• Your goal
Without omitting anything, write out the listing below precisely.

• Data records
┄┄┄┄┄┄┄┄┄┄
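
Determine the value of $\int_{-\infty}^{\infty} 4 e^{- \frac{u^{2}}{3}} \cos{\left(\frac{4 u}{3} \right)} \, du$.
$\frac{4 \sqrt{3} \sqrt{\pi}}{e^{\frac{4}{3}}}$

Define $I(b) = \int_{-\infty}^{\infty} 4 e^{- \frac{u^{2}}{3}} \cos{\left(b u \right)} \, du$.

Differentiating under the integral sign,
$$I'(b) = \int_{-\infty}^{\infty} - 4 u e^{- \frac{u^{2}}{3}} \sin{\left(b u \right)} \, du.$$

Integrate $\int_{-\infty}^{\infty} u \sin(b u)\, e^{- \frac{u^{2}}{3}}\, du$ by parts with $w = \sin(b u)$ and $dv = u\, e^{- \frac{u^{2}}{3}}\, du$, giving $v = - \frac{3 e^{- \frac{u^{2}}{3}}}{2}$. The boundary term vanishes and
$$\int_{-\infty}^{\infty} u \sin(b u)\, e^{- \frac{u^{2}}{3}}\, du = \frac{3 b}{2} \int_{-\infty}^{\infty} \cos(b u)\, e^{- \frac{u^{2}}{3}}\, du,$$
so $I'(b) = - \frac{3 b}{2}\, I(b)$.

This is a separable first-order ODE; solving with the initial condition $I(0) = \int_{-\infty}^{\infty} 4 e^{- \frac{u^{2}}{3}}\,du = 4 \sqrt{3} \sqrt{\pi}$ gives
$$I(b) = 4 \sqrt{3} \sqrt{\pi} e^{- \frac{3 b^{2}}{4}}.$$

Setting $b = \frac{4}{3}$:
$$I = \frac{4 \sqrt{3} \sqrt{\pi}}{e^{\frac{4}{3}}}.$$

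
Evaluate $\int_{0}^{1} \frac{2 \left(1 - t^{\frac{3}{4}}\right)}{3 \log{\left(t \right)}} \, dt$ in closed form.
$- \log{\left(\frac{14^{\frac{2}{3}}}{4} \right)}$

Consider the one-parameter family: let $I(a) = \int_{0}^{1} \frac{2 \left(1 - t^{a}\right)}{3 \log{\left(t \right)}} \, dt$.

Since $\dfrac{\partial}{\partial a}\,t^{a} = t^{a} \ln t$, the $\ln t$ in the denominator cancels and
$$\frac{dI}{da} = \int_{0}^{1} - \frac{2}{3} t^{a} \, dt = - \frac{2}{3} \left[\frac{t^{a+1}}{a+1}\right]_0^1 = - \frac{2}{3 a + 3}.$$

Integrating with respect to $a$ gives $I(a) = - \frac{2 \log{\left(a + 1 \right)}}{3} + C$.

At $a = 0$ the integrand is identically $0$, so $I(0) = 0$. The closed form gives $0$, hence $C = 0$.

Setting $a = \frac{3}{4}$:
$$I = - \log{\left(\frac{14^{\frac{2}{3}}}{4} \right)}.$$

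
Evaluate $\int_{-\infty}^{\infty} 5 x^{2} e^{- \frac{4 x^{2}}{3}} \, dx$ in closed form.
$\frac{15 \sqrt{3} \sqrt{\pi}}{16}$

Start from the elementary integral
$$J(a) = \int_{-\infty}^{\infty} 5 e^{- a x^{2}} \, dx = \frac{5 \sqrt{\pi}}{\sqrt{a}}.$$

Differentiating under the integral sign brings down a factor of $(-x^2)$:
$$\frac{dJ}{da} = \int_{-\infty}^{\infty} - 5 x^{2} e^{- a x^{2}} \, dx = - \frac{5 \sqrt{\pi}}{2 a^{\frac{3}{2}}}.$$

The integral on the left is $-I$, so $I = \frac{5 \sqrt{\pi}}{2 a^{\frac{3}{2}}}$.

Setting $a = \frac{4}{3}$:
$$I = \frac{15 \sqrt{3} \sqrt{\pi}}{16}.$$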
┄┄┄┄┄┄┄┄┄┄
• Result below
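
Determine the value of $\int_{-\infty}^{\infty} 4 e^{- \frac{u^{2}}{3}} \cos{\left(\frac{4 u}{3} \right)} \, du$.
$\frac{4 \sqrt{3} \sqrt{\pi}}{e^{\frac{4}{3}}}$

Define $I(b) = \int_{-\infty}^{\infty} 4 e^{- \frac{u^{2}}{3}} \cos{\left(b u \right)} \, du$.

Differentiating under the integral sign,
$$I'(b) = \int_{-\infty}^{\infty} - 4 u e^{- \frac{u^{2}}{3}} \sin{\left(b u \right)} \, du.$$

Integrate $\int_{-\infty}^{\infty} u \sin(b u)\, e^{- \frac{u^{2}}{3}}\, du$ by parts with $w = \sin(b u)$ and $dv = u\, e^{- \frac{u^{2}}{3}}\, du$, giving $v = - \frac{3 e^{- \frac{u^{2}}{3}}}{2}$. The boundary term vanishes and
$$\int_{-\infty}^{\infty} u \sin(b u)\, e^{- \frac{u^{2}}{3}}\, du = \frac{3 b}{2} \int_{-\infty}^{\infty} \cos(b u)\, e^{- \frac{u^{2}}{3}}\, du,$$
so $I'(b) = - \frac{3 b}{2}\, I(b)$.

This is a separable first-order ODE; solving with the initial condition $I(0) = \int_{-\infty}^{\infty} 4 e^{- \frac{u^{2}}{3}}\,du = 4 \sqrt{3} \sqrt{\pi}$ gives
$$I(b) = 4 \sqrt{3} \sqrt{\pi} e^{- \frac{3 b^{2}}{4}}.$$

Setting $b = \frac{4}{3}$:
$$I = \frac{4 \sqrt{3} \sqrt{\pi}}{e^{\frac{4}{3}}}.$$

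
Evaluate $\int_{0}^{1} \frac{2 \left(1 - t^{\frac{3}{4}}\right)}{3 \log{\left(t \right)}} \, dt$ in closed form.
$- \log{\left(\frac{14^{\frac{2}{3}}}{4} \right)}$

Consider the one-parameter family: let $I(a) = \int_{0}^{1} \frac{2 \left(1 - t^{a}\right)}{3 \log{\left(t \right)}} \, dt$.

Since $\dfrac{\partial}{\partial a}\,t^{a} = t^{a} \ln t$, the $\ln t$ in the denominator cancels and
$$\frac{dI}{da} = \int_{0}^{1} - \frac{2}{3} t^{a} \, dt = - \frac{2}{3} \left[\frac{t^{a+1}}{a+1}\right]_0^1 = - \frac{2}{3 a + 3}.$$

Integrating with respect to $a$ gives $I(a) = - \frac{2 \log{\left(a + 1 \right)}}{3} + C$.

At $a = 0$ the integrand is identically $0$, so $I(0) = 0$. The closed form gives $0$, hence $C = 0$.

Setting $a = \frac{3}{4}$:
$$I = - \log{\left(\frac{14^{\frac{2}{3}}}{4} \right)}.$$

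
Evaluate $\int_{-\infty}^{\infty} 5 x^{2} e^{- \frac{4 x^{2}}{3}} \, dx$ in closed form.
$\frac{15 \sqrt{3} \sqrt{\pi}}{16}$

Start from the elementary integral
$$J(a) = \int_{-\infty}^{\infty} 5 e^{- a x^{2}} \, dx = \frac{5 \sqrt{\pi}}{\sqrt{a}}.$$

Differentiating under the integral sign brings down a factor of $(-x^2)$:
$$\frac{dJ}{da} = \int_{-\infty}^{\infty} - 5 x^{2} e^{- a x^{2}} \, dx = - \frac{5 \sqrt{\pi}}{2 a^{\frac{3}{2}}}.$$

The integral on the left is $-I$, so $I = \frac{5 \sqrt{\pi}}{2 a^{\frac{3}{2}}}$.

Setting $a = \frac{4}{3}$:
$$I = \frac{15 \sqrt{3} \sqrt{\pi}}{16}.$$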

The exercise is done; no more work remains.